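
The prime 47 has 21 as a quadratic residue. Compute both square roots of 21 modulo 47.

Since 47 ≡ 3 (mod 4), a square root of 21 is 21^((47+1)/4) = 21^12 mod 47.
Repeated squaring: 21^2≡18, 21^4≡42, 21^8≡25 (mod 47).
21^12 = 21^(8+4) ≡ 16 (mod 47).
Check: 16² = 256 ≡ 21 (mod 47). The two roots are 16 and 31.

16, 31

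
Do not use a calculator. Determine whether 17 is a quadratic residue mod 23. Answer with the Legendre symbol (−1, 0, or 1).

-1

Reciprocity: 17 ≡ 1 and 23 ≡ 3 (mod 4), so (17/23) = +(23/17).
Reduce top mod 17: now compute (6/17).
Pull out 2: since 17 ≡ 1 (mod 8), (2/17) = +1.
Reciprocity: 3 ≡ 3 and 17 ≡ 1 (mod 4), so (3/17) = +(17/3).
Reduce top mod 3: now compute (2/3).
Pull out 2: since 3 ≡ 3 (mod 8), (2/3) = -1.
Reached (1/3) = 1. Collecting the sign flips along the way, the symbol is -1.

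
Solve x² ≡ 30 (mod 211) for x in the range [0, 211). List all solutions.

36, 175

Since 211 ≡ 3 (mod 4), a square root of 30 is 30^((211+1)/4) = 30^53 mod 211.
Repeated squaring: 30^2≡56, 30^4≡182, 30^8≡208, 30^16≡9, 30^32≡81 (mod 211).
30^53 = 30^(32+16+4+1) ≡ 36 (mod 211).
Check: 36² = 1296 ≡ 30 (mod 211). The two roots are 36 and 175.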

### [ACTIVITY]
Everything from the line containing "Solve x² ≡ 30" to the bottom of the listing is to be set down exactly; leave out all other lines.

### [ANSWER TO THIS TASK]
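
Solve x² ≡ 30 (mod 211) for x in the range [0, 211). List all solutions.

36, 175

Since 211 ≡ 3 (mod 4), a square root of 30 is 30^((211+1)/4) = 30^53 mod 211.
Repeated squaring: 30^2≡56, 30^4≡182, 30^8≡208, 30^16≡9, 30^32≡81 (mod 211).
30^53 = 30^(32+16+4+1) ≡ 36 (mod 211).
Check: 36² = 1296 ≡ 30 (mod 211). The two roots are 36 and 175.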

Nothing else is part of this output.